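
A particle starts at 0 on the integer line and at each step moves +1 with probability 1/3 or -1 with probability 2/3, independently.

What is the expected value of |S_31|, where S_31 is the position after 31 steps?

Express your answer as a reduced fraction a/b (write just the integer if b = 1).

Answer: 26575479166531/2541865828329

Derivation:
S_31 takes values m ≡ 1 (mod 2) with |m| ≤ 31; P(S_31=m) = C(31,(31+m)/2) · (1/3)^((31+m)/2) · (2/3)^((31-m)/2).
Distribution: P(S=-31)=2147483648/617673396283947, P(S=-29)=33285996544/617673396283947, P(S=-27)=83214991360/205891132094649, P(S=-25)=1206617374720/617673396283947, P(S=-23)=4223160811520/617673396283947, P(S=-21)=422316081152/22876792454961, P(S=-19)=2745054527488/68630377364883, P(S=-17)=4901883084800/68630377364883, P(S=-15)=2450941542400/22876792454961, P(S=-13)=28185827737600/205891132094649, P(S=-11)=31004410511360/205891132094649, P(S=-9)=9865039708160/68630377364883, P(S=-7)=24662599270400/205891132094649, P(S=-5)=18022668697600/205891132094649, P(S=-3)=1287333478400/22876792454961, P(S=-1)=2188466913280/68630377364883, P(S=1)=1094233456640/68630377364883, P(S=3)=160916684800/22876792454961, P(S=5)=563208396800/205891132094649, P(S=7)=192676556800/205891132094649, P(S=9)=19267655680/68630377364883, P(S=11)=15138872320/205891132094649, P(S=13)=3440652800/205891132094649, P(S=15)=74796800/22876792454961, P(S=17)=37398400/68630377364883, P(S=19)=5235776/68630377364883, P(S=21)=201376/22876792454961, P(S=23)=503440/617673396283947, P(S=25)=35960/617673396283947, P(S=27)=620/205891132094649, P(S=29)=62/617673396283947, P(S=31)=1/617673396283947
E[|S_31|] = Σ_m |m|·P(S_31=m) = 26575479166531/2541865828329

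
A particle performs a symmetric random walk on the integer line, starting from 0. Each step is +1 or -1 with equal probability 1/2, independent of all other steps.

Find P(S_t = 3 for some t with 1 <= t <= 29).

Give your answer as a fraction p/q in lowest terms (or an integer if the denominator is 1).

Count via complement. Let g(t,s) = #length-t paths at position s with S_1..S_t all ≠ 3.
g(t,s) = g(t-1,s-1) + g(t-1,s+1) for s ≠ 3; g(t,3) = 0.
t=0: g(0,0)=1
t=1: g(1,-1)=1 g(1,1)=1
t=2: g(2,-2)=1 g(2,0)=2 g(2,2)=1
t=3: g(3,-3)=1 g(3,-1)=3 g(3,1)=3
t=4: g(4,-4)=1 g(4,-2)=4 g(4,0)=6 g(4,2)=3
t=5: g(5,-5)=1 g(5,-3)=5 g(5,-1)=10 g(5,1)=9
t=6: g(6,-6)=1 g(6,-4)=6 g(6,-2)=15 g(6,0)=19 g(6,2)=9
t=7: g(7,-7)=1 g(7,-5)=7 g(7,-3)=21 g(7,-1)=34 g(7,1)=28
t=8: g(8,-8)=1 g(8,-6)=8 g(8,-4)=28 g(8,-2)=55 g(8,0)=62 g(8,2)=28
t=9: g(9,-9)=1 g(9,-7)=9 g(9,-5)=36 g(9,-3)=83 g(9,-1)=117 g(9,1)=90
t=10: g(10,-10)=1 g(10,-8)=10 g(10,-6)=45 g(10,-4)=119 g(10,-2)=200 g(10,0)=207 g(10,2)=90
t=11: g(11,-11)=1 g(11,-9)=11 g(11,-7)=55 g(11,-5)=164 g(11,-3)=319 g(11,-1)=407 g(11,1)=297
t=12: g(12,-12)=1 g(12,-10)=12 g(12,-8)=66 g(12,-6)=219 g(12,-4)=483 g(12,-2)=726 g(12,0)=704 g(12,2)=297
t=13: g(13,-13)=1 g(13,-11)=13 g(13,-9)=78 g(13,-7)=285 g(13,-5)=702 g(13,-3)=1209 g(13,-1)=1430 g(13,1)=1001
t=14: g(14,-14)=1 g(14,-12)=14 g(14,-10)=91 g(14,-8)=363 g(14,-6)=987 g(14,-4)=1911 g(14,-2)=2639 g(14,0)=2431 g(14,2)=1001
t=15: g(15,-15)=1 g(15,-13)=15 g(15,-11)=105 g(15,-9)=454 g(15,-7)=1350 g(15,-5)=2898 g(15,-3)=4550 g(15,-1)=5070 g(15,1)=3432
t=16: g(16,-16)=1 g(16,-14)=16 g(16,-12)=120 g(16,-10)=559 g(16,-8)=1804 g(16,-6)=4248 g(16,-4)=7448 g(16,-2)=9620 g(16,0)=8502 g(16,2)=3432
t=17: g(17,-17)=1 g(17,-15)=17 g(17,-13)=136 g(17,-11)=679 g(17,-9)=2363 g(17,-7)=6052 g(17,-5)=11696 g(17,-3)=17068 g(17,-1)=18122 g(17,1)=11934
t=18: g(18,-18)=1 g(18,-16)=18 g(18,-14)=153 g(18,-12)=815 g(18,-10)=3042 g(18,-8)=8415 g(18,-6)=17748 g(18,-4)=28764 g(18,-2)=35190 g(18,0)=30056 g(18,2)=11934
t=19: g(19,-19)=1 g(19,-17)=19 g(19,-15)=171 g(19,-13)=968 g(19,-11)=3857 g(19,-9)=11457 g(19,-7)=26163 g(19,-5)=46512 g(19,-3)=63954 g(19,-1)=65246 g(19,1)=41990
t=20: g(20,-20)=1 g(20,-18)=20 g(20,-16)=190 g(20,-14)=1139 g(20,-12)=4825 g(20,-10)=15314 g(20,-8)=37620 g(20,-6)=72675 g(20,-4)=110466 g(20,-2)=129200 g(20,0)=107236 g(20,2)=41990
t=21: g(21,-21)=1 g(21,-19)=21 g(21,-17)=210 g(21,-15)=1329 g(21,-13)=5964 g(21,-11)=20139 g(21,-9)=52934 g(21,-7)=110295 g(21,-5)=183141 g(21,-3)=239666 g(21,-1)=236436 g(21,1)=149226
t=22: g(22,-22)=1 g(22,-20)=22 g(22,-18)=231 g(22,-16)=1539 g(22,-14)=7293 g(22,-12)=26103 g(22,-10)=73073 g(22,-8)=163229 g(22,-6)=293436 g(22,-4)=422807 g(22,-2)=476102 g(22,0)=385662 g(22,2)=149226
t=23: g(23,-23)=1 g(23,-21)=23 g(23,-19)=253 g(23,-17)=1770 g(23,-15)=8832 g(23,-13)=33396 g(23,-11)=99176 g(23,-9)=236302 g(23,-7)=456665 g(23,-5)=716243 g(23,-3)=898909 g(23,-1)=861764 g(23,1)=534888
t=24: g(24,-24)=1 g(24,-22)=24 g(24,-20)=276 g(24,-18)=2023 g(24,-16)=10602 g(24,-14)=42228 g(24,-12)=132572 g(24,-10)=335478 g(24,-8)=692967 g(24,-6)=1172908 g(24,-4)=1615152 g(24,-2)=1760673 g(24,0)=1396652 g(24,2)=534888
t=25: g(25,-25)=1 g(25,-23)=25 g(25,-21)=300 g(25,-19)=2299 g(25,-17)=12625 g(25,-15)=52830 g(25,-13)=174800 g(25,-11)=468050 g(25,-9)=1028445 g(25,-7)=1865875 g(25,-5)=2788060 g(25,-3)=3375825 g(25,-1)=3157325 g(25,1)=1931540
t=26: g(26,-26)=1 g(26,-24)=26 g(26,-22)=325 g(26,-20)=2599 g(26,-18)=14924 g(26,-16)=65455 g(26,-14)=227630 g(26,-12)=642850 g(26,-10)=1496495 g(26,-8)=2894320 g(26,-6)=4653935 g(26,-4)=6163885 g(26,-2)=6533150 g(26,0)=5088865 g(26,2)=1931540
t=27: g(27,-27)=1 g(27,-25)=27 g(27,-23)=351 g(27,-21)=2924 g(27,-19)=17523 g(27,-17)=80379 g(27,-15)=293085 g(27,-13)=870480 g(27,-11)=2139345 g(27,-9)=4390815 g(27,-7)=7548255 g(27,-5)=10817820 g(27,-3)=12697035 g(27,-1)=11622015 g(27,1)=7020405
t=28: g(28,-28)=1 g(28,-26)=28 g(28,-24)=378 g(28,-22)=3275 g(28,-20)=20447 g(28,-18)=97902 g(28,-16)=373464 g(28,-14)=1163565 g(28,-12)=3009825 g(28,-10)=6530160 g(28,-8)=11939070 g(28,-6)=18366075 g(28,-4)=23514855 g(28,-2)=24319050 g(28,0)=18642420 g(28,2)=7020405
t=29: g(29,-29)=1 g(29,-27)=29 g(29,-25)=406 g(29,-23)=3653 g(29,-21)=23722 g(29,-19)=118349 g(29,-17)=471366 g(29,-15)=1537029 g(29,-13)=4173390 g(29,-11)=9539985 g(29,-9)=18469230 g(29,-7)=30305145 g(29,-5)=41880930 g(29,-3)=47833905 g(29,-1)=42961470 g(29,1)=25662825
Paths never hitting 3: Σ_s g(29,s) = 222981435
Paths hitting 3: 2^29 - 222981435 = 313889477
P = 313889477/536870912 = 313889477/536870912

Answer: 313889477/536870912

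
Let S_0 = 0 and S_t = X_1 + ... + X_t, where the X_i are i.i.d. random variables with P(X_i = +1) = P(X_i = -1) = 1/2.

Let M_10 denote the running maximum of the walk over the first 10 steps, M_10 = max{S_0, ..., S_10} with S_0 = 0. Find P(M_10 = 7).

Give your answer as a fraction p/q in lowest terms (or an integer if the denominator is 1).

Answer: 5/512

Derivation:
Let M_10 = max(S_0,...,S_10). Use the reflection principle: for j ≥ 1, #{paths with M_10 ≥ j} = #{S_10 ≥ j} + #{S_10 ≥ j+1}.
By reflection, #{M_10 ≥ 7} = #{S_10 ≥ 7} + #{S_10 ≥ 8} = 11 + 11 = 22.
#{M_10 ≥ 8} = #{S_10 ≥ 8} + #{S_10 ≥ 9} = 11 + 1 = 12.
#{M_10 = 7} = 22 - 12 = 10.
P(M_10 = 7) = 10/1024 = 5/512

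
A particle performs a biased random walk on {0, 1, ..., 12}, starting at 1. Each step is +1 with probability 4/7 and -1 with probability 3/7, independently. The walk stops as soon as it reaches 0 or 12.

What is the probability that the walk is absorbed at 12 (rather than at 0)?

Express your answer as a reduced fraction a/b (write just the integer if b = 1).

Biased walk: p = 4/7, q = 3/7, r = q/p = 3/4
Gambler's ruin: P(hit 12 before 0 | start at 1) = (1 - r^a)/(1 - r^N)
r^1 = 3/4; r^12 = 531441/16777216
P = (1 - 3/4) / (1 - 531441/16777216) = 1/4 / 16245775/16777216 = 4194304/16245775

Answer: 4194304/16245775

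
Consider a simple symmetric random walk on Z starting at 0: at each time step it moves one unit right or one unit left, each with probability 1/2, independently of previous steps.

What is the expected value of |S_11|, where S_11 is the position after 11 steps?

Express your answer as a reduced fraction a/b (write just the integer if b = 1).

S_11 takes values m ≡ 1 (mod 2) with |m| ≤ 11; P(S_11=m) = C(11,(11+m)/2)/2^11.
Total paths: 2^11 = 2048
Distribution: P(S=-11)=1/2048, P(S=-9)=11/2048, P(S=-7)=55/2048, P(S=-5)=165/2048, P(S=-3)=330/2048, P(S=-1)=462/2048, P(S=1)=462/2048, P(S=3)=330/2048, P(S=5)=165/2048, P(S=7)=55/2048, P(S=9)=11/2048, P(S=11)=1/2048
E[|S_11|] = Σ_m |m|·P(S_11=m) = 5544/2048 = 693/256

Answer: 693/256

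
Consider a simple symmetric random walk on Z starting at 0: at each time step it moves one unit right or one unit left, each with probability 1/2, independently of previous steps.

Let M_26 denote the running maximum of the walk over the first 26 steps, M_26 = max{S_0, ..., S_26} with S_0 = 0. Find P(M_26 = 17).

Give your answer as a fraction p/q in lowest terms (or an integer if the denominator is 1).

Let M_26 = max(S_0,...,S_26). Use the reflection principle: for j ≥ 1, #{paths with M_26 ≥ j} = #{S_26 ≥ j} + #{S_26 ≥ j+1}.
By reflection, #{M_26 ≥ 17} = #{S_26 ≥ 17} + #{S_26 ≥ 18} = 17902 + 17902 = 35804.
#{M_26 ≥ 18} = #{S_26 ≥ 18} + #{S_26 ≥ 19} = 17902 + 2952 = 20854.
#{M_26 = 17} = 35804 - 20854 = 14950.
P(M_26 = 17) = 14950/67108864 = 7475/33554432

Answer: 7475/33554432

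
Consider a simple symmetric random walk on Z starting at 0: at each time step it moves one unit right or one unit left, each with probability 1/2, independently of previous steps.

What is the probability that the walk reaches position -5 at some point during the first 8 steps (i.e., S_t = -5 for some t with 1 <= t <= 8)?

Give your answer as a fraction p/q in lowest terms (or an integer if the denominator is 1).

Answer: 9/128

Derivation:
Count via complement. Let g(t,s) = #length-t paths at position s with S_1..S_t all ≠ -5.
g(t,s) = g(t-1,s-1) + g(t-1,s+1) for s ≠ -5; g(t,-5) = 0.
t=0: g(0,0)=1
t=1: g(1,-1)=1 g(1,1)=1
t=2: g(2,-2)=1 g(2,0)=2 g(2,2)=1
t=3: g(3,-3)=1 g(3,-1)=3 g(3,1)=3 g(3,3)=1
t=4: g(4,-4)=1 g(4,-2)=4 g(4,0)=6 g(4,2)=4 g(4,4)=1
t=5: g(5,-3)=5 g(5,-1)=10 g(5,1)=10 g(5,3)=5 g(5,5)=1
t=6: g(6,-4)=5 g(6,-2)=15 g(6,0)=20 g(6,2)=15 g(6,4)=6 g(6,6)=1
t=7: g(7,-3)=20 g(7,-1)=35 g(7,1)=35 g(7,3)=21 g(7,5)=7 g(7,7)=1
t=8: g(8,-4)=20 g(8,-2)=55 g(8,0)=70 g(8,2)=56 g(8,4)=28 g(8,6)=8 g(8,8)=1
Paths never hitting -5: Σ_s g(8,s) = 238
Paths hitting -5: 2^8 - 238 = 18
P = 18/256 = 9/128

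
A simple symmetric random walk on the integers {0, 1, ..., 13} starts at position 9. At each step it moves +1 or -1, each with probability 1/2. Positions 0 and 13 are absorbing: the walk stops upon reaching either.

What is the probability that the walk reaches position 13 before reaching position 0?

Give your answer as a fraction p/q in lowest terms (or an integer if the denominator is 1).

Symmetric walk (p = 1/2): the harmonic-function argument gives P(hit 13 before 0 | start at 9) = a/N.
P = 9/13 = 9/13

Answer: 9/13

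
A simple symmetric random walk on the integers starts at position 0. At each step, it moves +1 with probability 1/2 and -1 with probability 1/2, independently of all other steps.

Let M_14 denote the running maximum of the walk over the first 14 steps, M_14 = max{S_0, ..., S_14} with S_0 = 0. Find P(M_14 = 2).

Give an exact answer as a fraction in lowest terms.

Let M_14 = max(S_0,...,S_14). Use the reflection principle: for j ≥ 1, #{paths with M_14 ≥ j} = #{S_14 ≥ j} + #{S_14 ≥ j+1}.
By reflection, #{M_14 ≥ 2} = #{S_14 ≥ 2} + #{S_14 ≥ 3} = 6476 + 3473 = 9949.
#{M_14 ≥ 3} = #{S_14 ≥ 3} + #{S_14 ≥ 4} = 3473 + 3473 = 6946.
#{M_14 = 2} = 9949 - 6946 = 3003.
P(M_14 = 2) = 3003/16384 = 3003/16384

Answer: 3003/16384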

::::::

WHAT TO PRODUCE =>
Each line from the top of the records down to the one with "Find P(S_t = 3 for some t with 1 <= t <= 29)." must be retyped exactly; include both ends and nothing else.

RESPONSE =>
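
A particle starts at 0 on the integer line and at each step moves +1 with probability 1/3 or -1 with probability 2/3, independently.

What is the expected value of |S_31|, where S_31 is the position after 31 steps?

Express your answer as a reduced fraction a/b (write just the integer if b = 1).

Answer: 26575479166531/2541865828329

Derivation:
S_31 takes values m ≡ 1 (mod 2) with |m| ≤ 31; P(S_31=m) = C(31,(31+m)/2) · (1/3)^((31+m)/2) · (2/3)^((31-m)/2).
Distribution: P(S=-31)=2147483648/617673396283947, P(S=-29)=33285996544/617673396283947, P(S=-27)=83214991360/205891132094649, P(S=-25)=1206617374720/617673396283947, P(S=-23)=4223160811520/617673396283947, P(S=-21)=422316081152/22876792454961, P(S=-19)=2745054527488/68630377364883, P(S=-17)=4901883084800/68630377364883, P(S=-15)=2450941542400/22876792454961, P(S=-13)=28185827737600/205891132094649, P(S=-11)=31004410511360/205891132094649, P(S=-9)=9865039708160/68630377364883, P(S=-7)=24662599270400/205891132094649, P(S=-5)=18022668697600/205891132094649, P(S=-3)=1287333478400/22876792454961, P(S=-1)=2188466913280/68630377364883, P(S=1)=1094233456640/68630377364883, P(S=3)=160916684800/22876792454961, P(S=5)=563208396800/205891132094649, P(S=7)=192676556800/205891132094649, P(S=9)=19267655680/68630377364883, P(S=11)=15138872320/205891132094649, P(S=13)=3440652800/205891132094649, P(S=15)=74796800/22876792454961, P(S=17)=37398400/68630377364883, P(S=19)=5235776/68630377364883, P(S=21)=201376/22876792454961, P(S=23)=503440/617673396283947, P(S=25)=35960/617673396283947, P(S=27)=620/205891132094649, P(S=29)=62/617673396283947, P(S=31)=1/617673396283947
E[|S_31|] = Σ_m |m|·P(S_31=m) = 26575479166531/2541865828329

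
A particle performs a symmetric random walk on the integer line, starting from 0. Each step is +1 or -1 with equal probability 1/2, independent of all other steps.

Find P(S_t = 3 for some t with 1 <= t <= 29).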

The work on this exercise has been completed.